▼

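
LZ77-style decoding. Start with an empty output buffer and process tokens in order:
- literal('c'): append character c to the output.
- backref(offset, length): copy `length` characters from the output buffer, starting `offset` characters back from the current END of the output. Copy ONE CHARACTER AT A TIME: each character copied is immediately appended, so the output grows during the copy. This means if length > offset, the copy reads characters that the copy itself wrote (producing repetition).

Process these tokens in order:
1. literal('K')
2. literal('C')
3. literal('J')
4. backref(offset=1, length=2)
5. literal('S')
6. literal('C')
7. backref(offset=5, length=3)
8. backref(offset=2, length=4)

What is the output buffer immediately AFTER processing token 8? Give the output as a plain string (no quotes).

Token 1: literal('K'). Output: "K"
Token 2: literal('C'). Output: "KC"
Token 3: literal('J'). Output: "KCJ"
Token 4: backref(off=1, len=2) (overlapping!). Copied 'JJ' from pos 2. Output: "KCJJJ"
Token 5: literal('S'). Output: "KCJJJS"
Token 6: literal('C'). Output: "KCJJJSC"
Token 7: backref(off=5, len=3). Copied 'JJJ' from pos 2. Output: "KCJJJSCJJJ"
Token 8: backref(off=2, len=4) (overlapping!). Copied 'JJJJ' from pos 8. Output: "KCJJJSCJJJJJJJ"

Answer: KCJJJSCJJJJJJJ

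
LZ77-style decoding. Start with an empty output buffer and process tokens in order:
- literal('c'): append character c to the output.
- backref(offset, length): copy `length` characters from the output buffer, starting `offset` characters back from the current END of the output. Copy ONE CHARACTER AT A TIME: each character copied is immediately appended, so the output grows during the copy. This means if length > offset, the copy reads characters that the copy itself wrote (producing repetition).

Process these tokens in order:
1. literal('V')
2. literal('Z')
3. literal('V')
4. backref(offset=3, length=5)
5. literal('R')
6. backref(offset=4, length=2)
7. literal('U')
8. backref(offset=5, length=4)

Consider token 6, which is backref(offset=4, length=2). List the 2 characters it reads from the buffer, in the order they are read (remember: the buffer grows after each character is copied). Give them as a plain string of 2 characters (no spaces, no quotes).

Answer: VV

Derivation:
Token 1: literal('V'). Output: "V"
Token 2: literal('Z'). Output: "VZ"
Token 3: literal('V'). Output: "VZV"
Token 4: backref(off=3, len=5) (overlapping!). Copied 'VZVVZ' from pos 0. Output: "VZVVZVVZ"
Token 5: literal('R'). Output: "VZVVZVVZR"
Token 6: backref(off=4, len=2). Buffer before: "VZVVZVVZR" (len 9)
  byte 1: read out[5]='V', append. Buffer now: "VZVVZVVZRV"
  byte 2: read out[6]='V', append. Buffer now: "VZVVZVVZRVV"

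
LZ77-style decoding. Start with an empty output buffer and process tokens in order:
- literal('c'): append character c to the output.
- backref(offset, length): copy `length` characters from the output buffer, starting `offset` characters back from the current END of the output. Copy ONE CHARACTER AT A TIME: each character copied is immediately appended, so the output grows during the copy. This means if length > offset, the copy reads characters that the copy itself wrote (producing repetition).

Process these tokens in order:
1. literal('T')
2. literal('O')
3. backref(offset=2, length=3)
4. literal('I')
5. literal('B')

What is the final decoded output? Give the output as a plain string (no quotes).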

▲
▼

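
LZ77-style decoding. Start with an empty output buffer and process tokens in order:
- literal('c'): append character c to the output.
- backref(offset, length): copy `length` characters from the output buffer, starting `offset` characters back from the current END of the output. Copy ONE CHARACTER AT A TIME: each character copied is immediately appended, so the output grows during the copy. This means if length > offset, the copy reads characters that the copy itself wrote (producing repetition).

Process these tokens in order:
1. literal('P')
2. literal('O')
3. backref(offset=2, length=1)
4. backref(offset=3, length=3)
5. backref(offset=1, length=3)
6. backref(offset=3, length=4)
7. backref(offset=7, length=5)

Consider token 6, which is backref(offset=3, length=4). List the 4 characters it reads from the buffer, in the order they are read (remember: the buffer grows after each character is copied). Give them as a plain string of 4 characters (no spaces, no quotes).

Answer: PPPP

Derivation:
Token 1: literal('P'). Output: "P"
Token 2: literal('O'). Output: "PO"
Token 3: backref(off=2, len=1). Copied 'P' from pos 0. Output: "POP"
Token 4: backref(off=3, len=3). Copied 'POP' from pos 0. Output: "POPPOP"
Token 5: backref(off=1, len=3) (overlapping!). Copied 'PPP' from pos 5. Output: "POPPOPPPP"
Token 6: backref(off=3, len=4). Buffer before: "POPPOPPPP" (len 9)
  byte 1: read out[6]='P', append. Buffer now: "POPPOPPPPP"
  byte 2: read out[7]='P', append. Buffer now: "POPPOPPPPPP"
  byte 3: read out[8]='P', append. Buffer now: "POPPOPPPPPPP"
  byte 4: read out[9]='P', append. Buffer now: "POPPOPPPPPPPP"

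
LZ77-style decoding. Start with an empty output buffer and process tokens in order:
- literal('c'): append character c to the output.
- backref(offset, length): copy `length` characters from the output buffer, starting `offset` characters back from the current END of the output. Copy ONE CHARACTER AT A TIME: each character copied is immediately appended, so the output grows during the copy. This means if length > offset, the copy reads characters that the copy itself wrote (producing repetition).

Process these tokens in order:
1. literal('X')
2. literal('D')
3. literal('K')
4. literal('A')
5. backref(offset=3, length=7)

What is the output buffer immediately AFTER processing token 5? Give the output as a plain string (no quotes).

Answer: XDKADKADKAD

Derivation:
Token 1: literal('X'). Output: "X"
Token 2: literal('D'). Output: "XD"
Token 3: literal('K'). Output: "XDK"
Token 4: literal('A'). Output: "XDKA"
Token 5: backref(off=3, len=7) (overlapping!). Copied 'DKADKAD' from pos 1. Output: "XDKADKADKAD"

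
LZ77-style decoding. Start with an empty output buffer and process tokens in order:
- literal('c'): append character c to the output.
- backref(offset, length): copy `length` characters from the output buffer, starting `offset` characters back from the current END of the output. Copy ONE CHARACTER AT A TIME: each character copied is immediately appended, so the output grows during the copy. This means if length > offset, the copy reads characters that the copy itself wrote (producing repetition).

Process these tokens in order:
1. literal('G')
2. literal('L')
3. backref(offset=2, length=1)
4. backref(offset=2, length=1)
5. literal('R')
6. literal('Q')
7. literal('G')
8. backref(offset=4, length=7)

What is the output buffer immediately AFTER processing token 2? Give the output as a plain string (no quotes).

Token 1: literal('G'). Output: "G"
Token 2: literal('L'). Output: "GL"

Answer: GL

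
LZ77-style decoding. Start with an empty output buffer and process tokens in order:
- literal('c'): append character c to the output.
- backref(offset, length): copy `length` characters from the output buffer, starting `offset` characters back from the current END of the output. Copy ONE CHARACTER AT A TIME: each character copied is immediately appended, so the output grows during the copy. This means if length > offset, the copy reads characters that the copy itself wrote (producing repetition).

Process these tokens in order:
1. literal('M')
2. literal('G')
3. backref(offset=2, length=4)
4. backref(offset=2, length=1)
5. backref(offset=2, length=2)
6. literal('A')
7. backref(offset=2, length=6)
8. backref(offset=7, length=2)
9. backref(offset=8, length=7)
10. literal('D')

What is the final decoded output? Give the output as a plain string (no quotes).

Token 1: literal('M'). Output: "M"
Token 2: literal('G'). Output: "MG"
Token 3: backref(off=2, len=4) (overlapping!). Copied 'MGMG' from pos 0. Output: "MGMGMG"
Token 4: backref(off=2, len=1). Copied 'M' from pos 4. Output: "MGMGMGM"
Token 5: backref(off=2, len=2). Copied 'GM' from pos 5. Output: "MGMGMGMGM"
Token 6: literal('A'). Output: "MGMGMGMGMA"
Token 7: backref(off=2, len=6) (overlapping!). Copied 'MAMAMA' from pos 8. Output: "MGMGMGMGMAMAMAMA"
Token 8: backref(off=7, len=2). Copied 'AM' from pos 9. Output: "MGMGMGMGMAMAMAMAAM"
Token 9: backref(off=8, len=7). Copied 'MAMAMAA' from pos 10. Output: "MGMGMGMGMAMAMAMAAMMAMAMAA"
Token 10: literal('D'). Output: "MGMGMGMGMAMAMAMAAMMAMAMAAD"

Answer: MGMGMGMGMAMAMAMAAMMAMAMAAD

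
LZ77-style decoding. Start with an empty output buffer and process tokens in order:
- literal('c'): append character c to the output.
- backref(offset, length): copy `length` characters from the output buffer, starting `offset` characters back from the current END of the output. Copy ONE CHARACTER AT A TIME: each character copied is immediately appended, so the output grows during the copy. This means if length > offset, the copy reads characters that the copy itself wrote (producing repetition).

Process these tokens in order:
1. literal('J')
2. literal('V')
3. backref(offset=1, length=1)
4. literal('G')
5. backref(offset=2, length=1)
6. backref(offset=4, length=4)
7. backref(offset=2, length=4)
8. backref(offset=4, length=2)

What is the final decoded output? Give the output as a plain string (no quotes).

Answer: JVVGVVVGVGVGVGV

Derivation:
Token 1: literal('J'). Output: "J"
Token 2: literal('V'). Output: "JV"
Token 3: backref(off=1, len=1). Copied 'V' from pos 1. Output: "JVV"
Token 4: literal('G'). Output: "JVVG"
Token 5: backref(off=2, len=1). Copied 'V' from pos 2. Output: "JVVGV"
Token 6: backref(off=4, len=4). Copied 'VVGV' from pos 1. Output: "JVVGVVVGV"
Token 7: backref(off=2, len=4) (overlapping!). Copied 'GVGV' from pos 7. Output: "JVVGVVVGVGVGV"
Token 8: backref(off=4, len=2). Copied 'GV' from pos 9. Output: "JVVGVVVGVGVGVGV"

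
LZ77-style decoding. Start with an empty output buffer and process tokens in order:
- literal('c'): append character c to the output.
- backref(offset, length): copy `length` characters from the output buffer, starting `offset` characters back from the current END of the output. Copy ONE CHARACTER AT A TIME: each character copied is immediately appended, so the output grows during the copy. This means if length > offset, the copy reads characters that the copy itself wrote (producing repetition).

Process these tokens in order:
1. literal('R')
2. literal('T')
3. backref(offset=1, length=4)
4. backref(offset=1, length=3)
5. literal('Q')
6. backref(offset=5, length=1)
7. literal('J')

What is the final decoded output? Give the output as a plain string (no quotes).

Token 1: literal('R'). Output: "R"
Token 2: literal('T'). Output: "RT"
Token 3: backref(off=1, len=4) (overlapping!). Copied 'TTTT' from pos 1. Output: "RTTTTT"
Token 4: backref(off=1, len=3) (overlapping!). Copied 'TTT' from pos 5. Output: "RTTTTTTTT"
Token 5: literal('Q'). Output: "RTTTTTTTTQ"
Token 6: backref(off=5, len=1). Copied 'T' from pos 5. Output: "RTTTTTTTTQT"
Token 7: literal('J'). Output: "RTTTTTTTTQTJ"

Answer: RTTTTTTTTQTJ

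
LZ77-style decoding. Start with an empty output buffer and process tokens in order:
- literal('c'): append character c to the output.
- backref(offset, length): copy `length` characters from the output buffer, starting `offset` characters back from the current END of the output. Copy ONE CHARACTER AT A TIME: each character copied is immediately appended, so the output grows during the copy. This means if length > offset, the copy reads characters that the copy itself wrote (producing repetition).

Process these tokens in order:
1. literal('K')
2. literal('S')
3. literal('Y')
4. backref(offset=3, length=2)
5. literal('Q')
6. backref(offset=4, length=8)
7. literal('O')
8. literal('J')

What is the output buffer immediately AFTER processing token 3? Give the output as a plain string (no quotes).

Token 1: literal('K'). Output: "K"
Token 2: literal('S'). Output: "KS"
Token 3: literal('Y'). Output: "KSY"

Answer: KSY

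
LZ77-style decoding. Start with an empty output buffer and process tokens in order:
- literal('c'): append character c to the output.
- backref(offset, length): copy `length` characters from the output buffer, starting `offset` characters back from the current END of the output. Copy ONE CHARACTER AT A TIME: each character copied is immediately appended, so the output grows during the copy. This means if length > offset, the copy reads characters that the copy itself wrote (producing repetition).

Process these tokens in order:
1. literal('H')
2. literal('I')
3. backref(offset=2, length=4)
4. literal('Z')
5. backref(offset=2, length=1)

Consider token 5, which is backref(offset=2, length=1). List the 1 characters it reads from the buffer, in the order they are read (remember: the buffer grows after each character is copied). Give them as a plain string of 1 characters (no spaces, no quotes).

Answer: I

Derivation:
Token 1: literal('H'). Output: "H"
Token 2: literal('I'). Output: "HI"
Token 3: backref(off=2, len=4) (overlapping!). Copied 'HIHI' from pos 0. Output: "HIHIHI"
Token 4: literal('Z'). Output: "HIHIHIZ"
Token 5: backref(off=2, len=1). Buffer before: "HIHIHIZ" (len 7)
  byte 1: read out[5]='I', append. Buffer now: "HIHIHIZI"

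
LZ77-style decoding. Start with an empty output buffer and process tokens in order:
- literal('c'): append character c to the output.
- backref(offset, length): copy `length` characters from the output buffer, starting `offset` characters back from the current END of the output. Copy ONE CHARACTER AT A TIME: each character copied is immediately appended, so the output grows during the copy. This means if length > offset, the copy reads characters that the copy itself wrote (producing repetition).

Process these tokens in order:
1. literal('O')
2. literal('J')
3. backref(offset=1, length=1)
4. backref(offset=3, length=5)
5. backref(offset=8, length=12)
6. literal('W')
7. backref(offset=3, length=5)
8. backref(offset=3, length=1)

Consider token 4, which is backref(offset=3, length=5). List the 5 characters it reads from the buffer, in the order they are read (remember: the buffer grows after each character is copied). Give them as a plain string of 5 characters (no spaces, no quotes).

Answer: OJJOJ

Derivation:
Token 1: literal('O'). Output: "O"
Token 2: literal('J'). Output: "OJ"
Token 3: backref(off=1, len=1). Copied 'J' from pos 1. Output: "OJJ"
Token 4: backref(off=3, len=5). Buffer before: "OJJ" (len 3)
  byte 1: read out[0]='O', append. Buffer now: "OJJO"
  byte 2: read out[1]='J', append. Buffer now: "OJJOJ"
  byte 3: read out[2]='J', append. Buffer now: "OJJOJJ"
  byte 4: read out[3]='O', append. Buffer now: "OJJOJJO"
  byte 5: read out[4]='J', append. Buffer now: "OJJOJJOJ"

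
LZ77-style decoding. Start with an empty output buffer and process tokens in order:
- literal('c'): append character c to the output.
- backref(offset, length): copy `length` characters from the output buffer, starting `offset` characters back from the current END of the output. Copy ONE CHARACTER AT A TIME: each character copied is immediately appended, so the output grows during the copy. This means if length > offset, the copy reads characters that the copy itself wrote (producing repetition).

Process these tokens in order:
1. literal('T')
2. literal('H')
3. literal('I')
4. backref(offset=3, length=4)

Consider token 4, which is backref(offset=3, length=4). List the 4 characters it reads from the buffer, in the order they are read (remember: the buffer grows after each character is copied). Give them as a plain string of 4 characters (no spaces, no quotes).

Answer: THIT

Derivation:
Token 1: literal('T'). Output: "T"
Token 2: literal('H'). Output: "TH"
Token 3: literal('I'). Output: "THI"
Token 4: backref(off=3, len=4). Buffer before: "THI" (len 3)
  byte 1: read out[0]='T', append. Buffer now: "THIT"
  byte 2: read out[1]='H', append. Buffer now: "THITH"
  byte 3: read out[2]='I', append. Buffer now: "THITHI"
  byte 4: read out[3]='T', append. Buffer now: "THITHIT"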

▲

### Task to complete
What is needed is a verbatim copy of every line in the records above from the one containing "2. literal('C')" down to the one containing "8. backref(offset=5, length=4)", both included, and nothing more.

### Written answer
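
2. literal('C')
3. literal('J')
4. backref(offset=1, length=2)
5. literal('S')
6. literal('C')
7. backref(offset=5, length=3)
8. backref(offset=2, length=4)

What is the output buffer immediately AFTER processing token 8? Give the output as a plain string (no quotes).

Token 1: literal('K'). Output: "K"
Token 2: literal('C'). Output: "KC"
Token 3: literal('J'). Output: "KCJ"
Token 4: backref(off=1, len=2) (overlapping!). Copied 'JJ' from pos 2. Output: "KCJJJ"
Token 5: literal('S'). Output: "KCJJJS"
Token 6: literal('C'). Output: "KCJJJSC"
Token 7: backref(off=5, len=3). Copied 'JJJ' from pos 2. Output: "KCJJJSCJJJ"
Token 8: backref(off=2, len=4) (overlapping!). Copied 'JJJJ' from pos 8. Output: "KCJJJSCJJJJJJJ"

Answer: KCJJJSCJJJJJJJ

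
LZ77-style decoding. Start with an empty output buffer and process tokens in order:
- literal('c'): append character c to the output.
- backref(offset, length): copy `length` characters from the output buffer, starting `offset` characters back from the current END of the output. Copy ONE CHARACTER AT A TIME: each character copied is immediately appended, so the output grows during the copy. This means if length > offset, the copy reads characters that the copy itself wrote (producing repetition).

Process these tokens in order:
1. literal('V')
2. literal('Z')
3. literal('V')
4. backref(offset=3, length=5)
5. literal('R')
6. backref(offset=4, length=2)
7. literal('U')
8. backref(offset=5, length=4)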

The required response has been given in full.